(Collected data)
Start of Block

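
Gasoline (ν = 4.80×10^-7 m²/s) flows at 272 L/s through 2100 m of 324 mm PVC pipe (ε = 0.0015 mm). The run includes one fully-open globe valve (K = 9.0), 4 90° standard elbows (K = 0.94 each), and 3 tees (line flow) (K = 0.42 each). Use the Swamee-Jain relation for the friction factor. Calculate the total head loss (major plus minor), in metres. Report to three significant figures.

V = 4Q/(πD²) = 3.299 m/s; V²/2g = 0.5547 m
Re = 2.23×10^6, ε/D = 4.63×10^-6 → f = 0.01038 (Swamee-Jain)
Major: h_f = f(L/D)·V²/2g = 0.01038·6481·0.5547 = 37.32 m
Minor: ΣK = 14.0; h_m = ΣK·V²/2g = 7.777 m
Total H_L = 37.32 + 7.777 = 45.10 m

H_L ≈ 45.1 m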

End of Block

▶ [What is being asked] From the first line through the last, repeat the entries exactly.

▶ [Output for this task]
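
Gasoline (ν = 4.80×10^-7 m²/s) flows at 272 L/s through 2100 m of 324 mm PVC pipe (ε = 0.0015 mm). The run includes one fully-open globe valve (K = 9.0), 4 90° standard elbows (K = 0.94 each), and 3 tees (line flow) (K = 0.42 each). Use the Swamee-Jain relation for the friction factor. Calculate the total head loss (major plus minor), in metres. Report to three significant figures.

V = 4Q/(πD²) = 3.299 m/s; V²/2g = 0.5547 m
Re = 2.23×10^6, ε/D = 4.63×10^-6 → f = 0.01038 (Swamee-Jain)
Major: h_f = f(L/D)·V²/2g = 0.01038·6481·0.5547 = 37.32 m
Minor: ΣK = 14.0; h_m = ΣK·V²/2g = 7.777 m
Total H_L = 37.32 + 7.777 = 45.10 m

H_L ≈ 45.1 m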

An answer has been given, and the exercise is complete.